■ SOURCE MATERIAL
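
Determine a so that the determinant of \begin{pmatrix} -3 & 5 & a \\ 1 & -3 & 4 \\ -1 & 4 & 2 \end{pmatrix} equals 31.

Expanding along the column containing a, det(B) is linear in a: det(B) = (1)·a + (36).
Set (1)·a + (36) = 31  ⇒  (1)·a = -5  ⇒  a = -5.

a = -5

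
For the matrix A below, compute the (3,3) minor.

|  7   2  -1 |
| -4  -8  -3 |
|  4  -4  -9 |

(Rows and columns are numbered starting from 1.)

Delete row 3 and column 3; the remaining 2×2 submatrix is [7 2; -4 -8].
Its determinant is 7·(-8) − 2·(-4) = -48.

-48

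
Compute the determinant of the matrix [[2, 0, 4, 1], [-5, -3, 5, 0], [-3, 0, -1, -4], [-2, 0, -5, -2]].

Expand along column 2 (it has 3 zeros):
  + (-3) · M_22   where M_22 = det([2 4 1; -3 -1 -4; -2 -5 -2]) = -15
det = (+1)·(-3)·(-15) = 45

The determinant is 45.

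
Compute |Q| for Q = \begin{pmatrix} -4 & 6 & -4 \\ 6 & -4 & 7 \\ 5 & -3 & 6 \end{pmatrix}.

|Q| = -2

Expand along column 1:
  + (-4) · |-4 7; -3 6| = (-4)·(-24 − (-21)) = 12
  − 6 · |6 -4; -3 6| = −6·(36 − 12) = -144
  + 5 · |6 -4; -4 7| = 5·(42 − 16) = 130
Sum: (12) + (-144) + (130) = -2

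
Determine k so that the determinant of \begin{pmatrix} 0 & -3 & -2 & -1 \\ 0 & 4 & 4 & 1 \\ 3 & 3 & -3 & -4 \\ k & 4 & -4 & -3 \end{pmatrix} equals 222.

k = -6

Expanding along the row containing k, det(M) is linear in k: det(M) = (-25)·k + (72).
Set (-25)·k + (72) = 222  ⇒  (-25)·k = 150  ⇒  k = -6.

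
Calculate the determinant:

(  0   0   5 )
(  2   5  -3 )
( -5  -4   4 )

Expand along row 1:
  + 5 · |2 5; -5 -4| = 5·(-8 − (-25)) = 85

The determinant is 85.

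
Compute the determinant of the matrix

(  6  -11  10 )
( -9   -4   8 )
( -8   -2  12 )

Expand along row 1:
  + 6 · |-4 8; -2 12| = 6·(-48 − (-16)) = -192
  − (-11) · |-9 8; -8 12| = −(-11)·(-108 − (-64)) = -484
  + 10 · |-9 -4; -8 -2| = 10·(18 − 32) = -140
Sum: (-192) + (-484) + (-140) = -816

The determinant is -816.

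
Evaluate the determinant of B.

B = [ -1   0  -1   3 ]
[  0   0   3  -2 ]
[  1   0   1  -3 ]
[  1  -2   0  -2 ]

Expand along column 2 (it has 3 zeros):
  + (-2) · M_42   where M_42 = det([-1 -1 3; 0 3 -2; 1 1 -3]) = 0
det = (+1)·(-2)·(0) = 0

det(B) = 0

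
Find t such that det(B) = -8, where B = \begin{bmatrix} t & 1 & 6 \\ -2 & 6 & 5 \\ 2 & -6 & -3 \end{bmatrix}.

Expanding along the column containing t, det(B) is linear in t: det(B) = (12)·t + (4).
Set (12)·t + (4) = -8  ⇒  (12)·t = -12  ⇒  t = -1.

-1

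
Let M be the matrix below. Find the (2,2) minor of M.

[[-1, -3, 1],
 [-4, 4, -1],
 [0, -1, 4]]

Delete row 2 and column 2; the remaining 2×2 submatrix is [-1 1; 0 4].
Its determinant is (-1)·4 − 1·0 = -4.

-4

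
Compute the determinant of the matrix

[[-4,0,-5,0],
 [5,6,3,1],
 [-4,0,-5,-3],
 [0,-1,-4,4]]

327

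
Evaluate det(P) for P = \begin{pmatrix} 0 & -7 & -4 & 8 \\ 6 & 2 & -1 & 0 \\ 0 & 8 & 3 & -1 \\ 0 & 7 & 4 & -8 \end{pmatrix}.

0

Expand along column 1 (it has 3 zeros):
  − (6) · M_21   where M_21 = det([-7 -4 8; 8 3 -1; 7 4 -8]) = 0
det = (-1)·(6)·(0) = 0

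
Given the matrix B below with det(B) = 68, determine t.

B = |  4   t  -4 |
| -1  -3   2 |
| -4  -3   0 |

-1

Expanding along the column containing t, det(B) is linear in t: det(B) = (-8)·t + (60).
Set (-8)·t + (60) = 68  ⇒  (-8)·t = 8  ⇒  t = -1.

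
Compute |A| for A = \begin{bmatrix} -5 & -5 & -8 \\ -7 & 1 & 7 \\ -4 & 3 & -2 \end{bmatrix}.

Expand along column 1:
  + (-5) · |1 7; 3 -2| = (-5)·(-2 − 21) = 115
  − (-7) · |-5 -8; 3 -2| = −(-7)·(10 − (-24)) = 238
  + (-4) · |-5 -8; 1 7| = (-4)·(-35 − (-8)) = 108
Sum: (115) + (238) + (108) = 461

|A| = 461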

■ TASK REQUIREMENTS
Nothing in the records above may be left out; repeat them exactly.

■ RESPONSE TO THIS EXERCISE
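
Determine a so that the determinant of \begin{pmatrix} -3 & 5 & a \\ 1 & -3 & 4 \\ -1 & 4 & 2 \end{pmatrix} equals 31.

Expanding along the column containing a, det(B) is linear in a: det(B) = (1)·a + (36).
Set (1)·a + (36) = 31  ⇒  (1)·a = -5  ⇒  a = -5.

a = -5

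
For the matrix A below, compute the (3,3) minor.

|  7   2  -1 |
| -4  -8  -3 |
|  4  -4  -9 |

(Rows and columns are numbered starting from 1.)

Delete row 3 and column 3; the remaining 2×2 submatrix is [7 2; -4 -8].
Its determinant is 7·(-8) − 2·(-4) = -48.

-48

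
Compute the determinant of the matrix [[2, 0, 4, 1], [-5, -3, 5, 0], [-3, 0, -1, -4], [-2, 0, -5, -2]].

Expand along column 2 (it has 3 zeros):
  + (-3) · M_22   where M_22 = det([2 4 1; -3 -1 -4; -2 -5 -2]) = -15
det = (+1)·(-3)·(-15) = 45

The determinant is 45.

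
Compute |Q| for Q = \begin{pmatrix} -4 & 6 & -4 \\ 6 & -4 & 7 \\ 5 & -3 & 6 \end{pmatrix}.

|Q| = -2

Expand along column 1:
  + (-4) · |-4 7; -3 6| = (-4)·(-24 − (-21)) = 12
  − 6 · |6 -4; -3 6| = −6·(36 − 12) = -144
  + 5 · |6 -4; -4 7| = 5·(42 − 16) = 130
Sum: (12) + (-144) + (130) = -2

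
Determine k so that the determinant of \begin{pmatrix} 0 & -3 & -2 & -1 \\ 0 & 4 & 4 & 1 \\ 3 & 3 & -3 & -4 \\ k & 4 & -4 & -3 \end{pmatrix} equals 222.

k = -6

Expanding along the row containing k, det(M) is linear in k: det(M) = (-25)·k + (72).
Set (-25)·k + (72) = 222  ⇒  (-25)·k = 150  ⇒  k = -6.

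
Calculate the determinant:

(  0   0   5 )
(  2   5  -3 )
( -5  -4   4 )

Expand along row 1:
  + 5 · |2 5; -5 -4| = 5·(-8 − (-25)) = 85

The determinant is 85.

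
Compute the determinant of the matrix

(  6  -11  10 )
( -9   -4   8 )
( -8   -2  12 )

Expand along row 1:
  + 6 · |-4 8; -2 12| = 6·(-48 − (-16)) = -192
  − (-11) · |-9 8; -8 12| = −(-11)·(-108 − (-64)) = -484
  + 10 · |-9 -4; -8 -2| = 10·(18 − 32) = -140
Sum: (-192) + (-484) + (-140) = -816

The determinant is -816.

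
Evaluate the determinant of B.

B = [ -1   0  -1   3 ]
[  0   0   3  -2 ]
[  1   0   1  -3 ]
[  1  -2   0  -2 ]

Expand along column 2 (it has 3 zeros):
  + (-2) · M_42   where M_42 = det([-1 -1 3; 0 3 -2; 1 1 -3]) = 0
det = (+1)·(-2)·(0) = 0

det(B) = 0

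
Find t such that det(B) = -8, where B = \begin{bmatrix} t & 1 & 6 \\ -2 & 6 & 5 \\ 2 & -6 & -3 \end{bmatrix}.

Expanding along the column containing t, det(B) is linear in t: det(B) = (12)·t + (4).
Set (12)·t + (4) = -8  ⇒  (12)·t = -12  ⇒  t = -1.

-1

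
Let M be the matrix below. Find the (2,2) minor of M.

[[-1, -3, 1],
 [-4, 4, -1],
 [0, -1, 4]]

Delete row 2 and column 2; the remaining 2×2 submatrix is [-1 1; 0 4].
Its determinant is (-1)·4 − 1·0 = -4.

-4

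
Compute the determinant of the matrix

[[-4,0,-5,0],
 [5,6,3,1],
 [-4,0,-5,-3],
 [0,-1,-4,4]]

327

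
Evaluate det(P) for P = \begin{pmatrix} 0 & -7 & -4 & 8 \\ 6 & 2 & -1 & 0 \\ 0 & 8 & 3 & -1 \\ 0 & 7 & 4 & -8 \end{pmatrix}.

0

Expand along column 1 (it has 3 zeros):
  − (6) · M_21   where M_21 = det([-7 -4 8; 8 3 -1; 7 4 -8]) = 0
det = (-1)·(6)·(0) = 0

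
Given the matrix B below with det(B) = 68, determine t.

B = |  4   t  -4 |
| -1  -3   2 |
| -4  -3   0 |

-1

Expanding along the column containing t, det(B) is linear in t: det(B) = (-8)·t + (60).
Set (-8)·t + (60) = 68  ⇒  (-8)·t = 8  ⇒  t = -1.

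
Compute |A| for A = \begin{bmatrix} -5 & -5 & -8 \\ -7 & 1 & 7 \\ -4 & 3 & -2 \end{bmatrix}.

Expand along column 1:
  + (-5) · |1 7; 3 -2| = (-5)·(-2 − 21) = 115
  − (-7) · |-5 -8; 3 -2| = −(-7)·(10 − (-24)) = 238
  + (-4) · |-5 -8; 1 7| = (-4)·(-35 − (-8)) = 108
Sum: (115) + (238) + (108) = 461

|A| = 461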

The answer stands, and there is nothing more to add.